Activity: The answer is a stretch of the material below, returned exactly: the line containing "13 reviewers each", the line containing "2 reviewers rank", and all lines between.

[[ Information supplied open ]]

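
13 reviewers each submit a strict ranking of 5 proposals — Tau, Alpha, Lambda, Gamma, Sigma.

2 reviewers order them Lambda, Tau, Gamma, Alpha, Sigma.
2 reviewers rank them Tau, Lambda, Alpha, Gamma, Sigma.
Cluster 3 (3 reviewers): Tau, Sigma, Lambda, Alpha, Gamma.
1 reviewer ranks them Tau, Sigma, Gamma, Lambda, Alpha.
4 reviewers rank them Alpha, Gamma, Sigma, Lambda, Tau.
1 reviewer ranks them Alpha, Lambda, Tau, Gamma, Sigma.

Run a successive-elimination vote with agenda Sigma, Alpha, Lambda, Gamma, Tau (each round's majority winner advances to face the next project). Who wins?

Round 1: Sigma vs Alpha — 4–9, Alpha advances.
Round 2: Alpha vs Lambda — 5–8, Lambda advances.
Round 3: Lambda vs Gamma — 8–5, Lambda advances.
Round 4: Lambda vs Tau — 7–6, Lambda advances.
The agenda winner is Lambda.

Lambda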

[[ Information supplied closed ]]
[[ Information supplied open ]]

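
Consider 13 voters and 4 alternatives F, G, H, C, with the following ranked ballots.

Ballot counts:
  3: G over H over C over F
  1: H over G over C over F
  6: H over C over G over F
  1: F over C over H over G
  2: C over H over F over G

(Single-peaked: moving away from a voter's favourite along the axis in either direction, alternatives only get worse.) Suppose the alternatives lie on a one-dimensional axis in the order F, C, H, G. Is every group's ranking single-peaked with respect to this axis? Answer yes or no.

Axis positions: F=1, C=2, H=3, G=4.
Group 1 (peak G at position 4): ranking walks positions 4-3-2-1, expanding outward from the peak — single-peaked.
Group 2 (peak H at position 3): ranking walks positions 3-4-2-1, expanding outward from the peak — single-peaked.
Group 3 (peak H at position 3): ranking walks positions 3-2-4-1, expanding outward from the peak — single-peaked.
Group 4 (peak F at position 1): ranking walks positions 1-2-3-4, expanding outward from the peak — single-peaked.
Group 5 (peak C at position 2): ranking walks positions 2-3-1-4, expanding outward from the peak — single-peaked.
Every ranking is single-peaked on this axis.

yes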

[[ Information supplied closed ]]
[[ Information supplied open ]]

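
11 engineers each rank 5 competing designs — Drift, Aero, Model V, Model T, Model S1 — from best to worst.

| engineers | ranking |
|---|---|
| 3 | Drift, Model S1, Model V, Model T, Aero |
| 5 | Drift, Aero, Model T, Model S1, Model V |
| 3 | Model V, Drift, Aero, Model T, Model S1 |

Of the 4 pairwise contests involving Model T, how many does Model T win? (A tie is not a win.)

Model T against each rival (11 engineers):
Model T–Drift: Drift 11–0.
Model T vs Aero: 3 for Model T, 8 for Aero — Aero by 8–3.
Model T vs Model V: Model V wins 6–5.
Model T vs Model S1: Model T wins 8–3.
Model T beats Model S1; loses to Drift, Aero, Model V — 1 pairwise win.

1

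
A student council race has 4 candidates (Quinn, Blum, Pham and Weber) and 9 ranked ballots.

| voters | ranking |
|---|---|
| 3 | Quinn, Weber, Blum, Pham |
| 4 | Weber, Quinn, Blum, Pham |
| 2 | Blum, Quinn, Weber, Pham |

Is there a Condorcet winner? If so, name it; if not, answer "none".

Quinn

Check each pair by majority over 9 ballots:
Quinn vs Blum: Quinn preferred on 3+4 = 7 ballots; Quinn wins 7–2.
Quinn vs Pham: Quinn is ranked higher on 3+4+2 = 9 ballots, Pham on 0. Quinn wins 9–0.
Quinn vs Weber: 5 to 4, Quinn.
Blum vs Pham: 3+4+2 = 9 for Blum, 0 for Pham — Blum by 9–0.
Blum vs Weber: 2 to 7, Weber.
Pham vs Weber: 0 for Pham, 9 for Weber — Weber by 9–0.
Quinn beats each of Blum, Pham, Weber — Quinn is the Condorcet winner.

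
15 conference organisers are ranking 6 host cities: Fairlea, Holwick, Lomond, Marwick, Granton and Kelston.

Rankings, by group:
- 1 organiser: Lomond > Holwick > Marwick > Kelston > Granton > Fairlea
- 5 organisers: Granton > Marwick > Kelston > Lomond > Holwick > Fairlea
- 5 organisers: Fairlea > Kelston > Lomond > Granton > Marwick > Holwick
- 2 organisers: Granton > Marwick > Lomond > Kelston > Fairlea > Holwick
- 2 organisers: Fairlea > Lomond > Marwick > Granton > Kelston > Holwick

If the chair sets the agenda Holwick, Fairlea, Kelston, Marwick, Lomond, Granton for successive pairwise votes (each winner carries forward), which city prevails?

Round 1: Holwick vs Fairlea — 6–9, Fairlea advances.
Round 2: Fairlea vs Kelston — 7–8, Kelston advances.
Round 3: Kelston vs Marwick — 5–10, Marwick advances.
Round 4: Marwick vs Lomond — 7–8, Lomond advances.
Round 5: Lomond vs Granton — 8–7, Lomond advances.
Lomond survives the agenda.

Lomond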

[[ Information supplied closed ]]

Response to this exercise:
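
13 reviewers each submit a strict ranking of 5 proposals — Tau, Alpha, Lambda, Gamma, Sigma.

2 reviewers order them Lambda, Tau, Gamma, Alpha, Sigma.
2 reviewers rank them Tau, Lambda, Alpha, Gamma, Sigma.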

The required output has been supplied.